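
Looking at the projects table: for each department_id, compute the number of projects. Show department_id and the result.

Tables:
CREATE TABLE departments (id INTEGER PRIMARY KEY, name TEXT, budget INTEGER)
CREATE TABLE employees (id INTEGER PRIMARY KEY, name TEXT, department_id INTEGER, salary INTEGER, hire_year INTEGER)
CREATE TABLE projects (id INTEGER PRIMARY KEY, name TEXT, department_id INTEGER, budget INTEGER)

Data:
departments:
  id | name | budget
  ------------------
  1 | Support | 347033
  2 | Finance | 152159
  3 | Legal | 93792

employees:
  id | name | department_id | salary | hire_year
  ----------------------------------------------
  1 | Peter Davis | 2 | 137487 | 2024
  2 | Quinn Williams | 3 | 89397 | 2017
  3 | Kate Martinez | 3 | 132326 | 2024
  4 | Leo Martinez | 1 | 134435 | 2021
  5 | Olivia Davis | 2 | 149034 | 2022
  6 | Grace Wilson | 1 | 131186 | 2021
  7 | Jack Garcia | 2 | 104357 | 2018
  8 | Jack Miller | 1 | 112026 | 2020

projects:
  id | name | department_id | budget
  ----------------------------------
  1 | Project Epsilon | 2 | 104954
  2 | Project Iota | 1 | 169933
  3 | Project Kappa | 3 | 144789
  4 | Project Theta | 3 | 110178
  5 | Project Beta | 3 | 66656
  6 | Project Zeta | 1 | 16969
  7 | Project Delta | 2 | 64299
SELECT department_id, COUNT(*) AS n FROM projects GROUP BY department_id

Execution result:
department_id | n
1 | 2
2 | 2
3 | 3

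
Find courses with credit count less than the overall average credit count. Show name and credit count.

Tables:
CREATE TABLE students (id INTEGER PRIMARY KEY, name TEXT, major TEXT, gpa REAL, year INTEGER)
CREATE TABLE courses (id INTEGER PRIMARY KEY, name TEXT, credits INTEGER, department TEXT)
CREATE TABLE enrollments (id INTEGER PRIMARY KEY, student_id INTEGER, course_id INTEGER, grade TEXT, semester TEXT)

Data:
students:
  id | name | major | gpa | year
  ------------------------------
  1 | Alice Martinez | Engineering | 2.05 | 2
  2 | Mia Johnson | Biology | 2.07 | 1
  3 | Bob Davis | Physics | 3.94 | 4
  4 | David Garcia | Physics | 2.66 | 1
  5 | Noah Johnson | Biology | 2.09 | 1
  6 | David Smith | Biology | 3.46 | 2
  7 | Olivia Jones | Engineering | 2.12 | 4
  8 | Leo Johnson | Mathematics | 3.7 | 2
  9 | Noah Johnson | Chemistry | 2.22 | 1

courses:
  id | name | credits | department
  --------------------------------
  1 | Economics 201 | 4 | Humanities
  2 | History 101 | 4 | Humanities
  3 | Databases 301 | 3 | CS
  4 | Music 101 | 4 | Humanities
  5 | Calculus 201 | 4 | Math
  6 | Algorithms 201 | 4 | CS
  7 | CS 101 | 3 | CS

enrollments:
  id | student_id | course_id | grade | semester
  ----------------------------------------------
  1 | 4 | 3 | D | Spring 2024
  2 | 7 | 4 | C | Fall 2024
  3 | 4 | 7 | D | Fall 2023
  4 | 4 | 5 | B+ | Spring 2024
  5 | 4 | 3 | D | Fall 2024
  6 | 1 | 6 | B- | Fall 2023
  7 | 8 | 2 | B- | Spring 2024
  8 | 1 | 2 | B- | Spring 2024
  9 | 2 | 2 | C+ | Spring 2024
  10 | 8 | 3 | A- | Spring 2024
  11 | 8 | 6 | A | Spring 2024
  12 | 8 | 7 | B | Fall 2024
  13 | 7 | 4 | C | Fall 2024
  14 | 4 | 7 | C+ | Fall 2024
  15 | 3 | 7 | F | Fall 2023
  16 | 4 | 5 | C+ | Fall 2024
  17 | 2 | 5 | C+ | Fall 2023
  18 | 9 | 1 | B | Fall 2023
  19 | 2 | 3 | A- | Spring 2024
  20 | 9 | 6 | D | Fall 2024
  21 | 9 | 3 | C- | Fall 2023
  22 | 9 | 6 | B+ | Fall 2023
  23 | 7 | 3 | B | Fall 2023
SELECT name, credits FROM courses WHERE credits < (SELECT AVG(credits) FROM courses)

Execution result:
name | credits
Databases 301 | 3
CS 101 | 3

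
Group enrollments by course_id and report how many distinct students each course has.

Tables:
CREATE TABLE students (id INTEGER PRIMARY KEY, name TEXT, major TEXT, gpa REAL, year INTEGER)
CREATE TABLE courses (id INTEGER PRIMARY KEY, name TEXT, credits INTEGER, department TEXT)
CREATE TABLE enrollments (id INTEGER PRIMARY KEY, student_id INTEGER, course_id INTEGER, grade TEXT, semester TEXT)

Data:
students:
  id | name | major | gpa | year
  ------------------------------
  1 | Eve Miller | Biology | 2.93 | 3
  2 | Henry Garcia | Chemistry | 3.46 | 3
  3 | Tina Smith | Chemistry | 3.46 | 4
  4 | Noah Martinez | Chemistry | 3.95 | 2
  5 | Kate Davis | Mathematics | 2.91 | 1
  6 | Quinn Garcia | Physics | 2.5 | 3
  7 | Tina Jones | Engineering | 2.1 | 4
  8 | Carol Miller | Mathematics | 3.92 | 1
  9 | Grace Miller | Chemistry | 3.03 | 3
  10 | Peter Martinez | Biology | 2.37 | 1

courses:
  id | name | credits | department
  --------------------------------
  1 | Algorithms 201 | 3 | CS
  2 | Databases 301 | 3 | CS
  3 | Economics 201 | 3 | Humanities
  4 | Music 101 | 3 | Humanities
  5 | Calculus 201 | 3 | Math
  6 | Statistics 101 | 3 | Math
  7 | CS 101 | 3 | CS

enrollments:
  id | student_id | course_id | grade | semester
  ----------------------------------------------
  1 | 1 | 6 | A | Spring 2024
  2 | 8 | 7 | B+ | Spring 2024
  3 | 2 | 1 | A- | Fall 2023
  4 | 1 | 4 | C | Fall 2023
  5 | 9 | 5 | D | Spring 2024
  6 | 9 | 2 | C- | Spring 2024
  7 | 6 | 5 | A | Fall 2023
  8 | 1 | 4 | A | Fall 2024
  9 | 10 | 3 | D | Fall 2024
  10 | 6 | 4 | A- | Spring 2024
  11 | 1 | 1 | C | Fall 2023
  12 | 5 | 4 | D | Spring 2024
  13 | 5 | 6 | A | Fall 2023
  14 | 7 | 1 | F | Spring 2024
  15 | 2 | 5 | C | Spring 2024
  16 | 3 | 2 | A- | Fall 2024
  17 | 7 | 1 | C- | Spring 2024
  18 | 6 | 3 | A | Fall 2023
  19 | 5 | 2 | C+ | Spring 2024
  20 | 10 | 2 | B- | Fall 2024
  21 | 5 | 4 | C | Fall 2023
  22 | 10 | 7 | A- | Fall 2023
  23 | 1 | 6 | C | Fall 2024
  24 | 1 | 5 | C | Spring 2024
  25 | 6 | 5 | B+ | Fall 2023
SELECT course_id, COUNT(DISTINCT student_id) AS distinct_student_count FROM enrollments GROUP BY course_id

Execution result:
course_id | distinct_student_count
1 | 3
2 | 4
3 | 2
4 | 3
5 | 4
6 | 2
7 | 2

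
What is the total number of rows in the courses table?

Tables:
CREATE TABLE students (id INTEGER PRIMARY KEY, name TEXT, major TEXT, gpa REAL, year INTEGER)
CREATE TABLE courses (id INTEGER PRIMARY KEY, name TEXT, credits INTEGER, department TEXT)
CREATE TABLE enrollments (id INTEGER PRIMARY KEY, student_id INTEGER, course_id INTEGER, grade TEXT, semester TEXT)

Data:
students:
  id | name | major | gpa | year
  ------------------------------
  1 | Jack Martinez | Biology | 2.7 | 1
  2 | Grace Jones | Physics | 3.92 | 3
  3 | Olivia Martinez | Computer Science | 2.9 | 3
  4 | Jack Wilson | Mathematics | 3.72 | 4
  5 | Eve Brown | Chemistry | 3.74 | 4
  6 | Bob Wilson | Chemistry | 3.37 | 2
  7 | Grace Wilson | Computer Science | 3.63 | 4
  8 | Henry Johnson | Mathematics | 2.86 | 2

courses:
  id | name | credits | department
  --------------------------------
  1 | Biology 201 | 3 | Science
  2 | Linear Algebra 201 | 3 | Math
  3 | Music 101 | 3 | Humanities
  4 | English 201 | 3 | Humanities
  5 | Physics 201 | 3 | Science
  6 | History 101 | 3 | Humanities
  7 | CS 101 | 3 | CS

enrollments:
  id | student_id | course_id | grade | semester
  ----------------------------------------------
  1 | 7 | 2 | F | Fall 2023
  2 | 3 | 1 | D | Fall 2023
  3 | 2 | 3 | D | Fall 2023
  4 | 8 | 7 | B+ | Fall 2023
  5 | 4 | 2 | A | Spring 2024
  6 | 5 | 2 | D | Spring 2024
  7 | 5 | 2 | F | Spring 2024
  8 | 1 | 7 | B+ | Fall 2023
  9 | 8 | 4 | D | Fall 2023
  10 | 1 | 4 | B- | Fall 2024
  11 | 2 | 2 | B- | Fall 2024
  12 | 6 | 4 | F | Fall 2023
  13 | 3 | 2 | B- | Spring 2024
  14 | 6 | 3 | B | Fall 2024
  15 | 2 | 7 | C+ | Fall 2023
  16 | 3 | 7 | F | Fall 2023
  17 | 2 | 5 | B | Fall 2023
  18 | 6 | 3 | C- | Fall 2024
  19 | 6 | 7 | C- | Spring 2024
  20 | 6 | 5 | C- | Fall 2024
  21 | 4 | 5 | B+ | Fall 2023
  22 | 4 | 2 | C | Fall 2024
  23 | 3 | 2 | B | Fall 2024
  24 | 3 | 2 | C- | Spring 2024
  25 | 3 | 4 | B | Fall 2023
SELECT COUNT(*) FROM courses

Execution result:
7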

● ● ● ● ●

All lines from the start of the entries through the line where "CREATE TABLE employees" sits should be duplicated exactly, with nothing else in the output.

SOLUTION TO THIS EXERCISE:
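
Looking at the projects table: for each department_id, compute the number of projects. Show department_id and the result.

Tables:
CREATE TABLE departments (id INTEGER PRIMARY KEY, name TEXT, budget INTEGER)
CREATE TABLE employees (id INTEGER PRIMARY KEY, name TEXT, department_id INTEGER, salary INTEGER, hire_year INTEGER)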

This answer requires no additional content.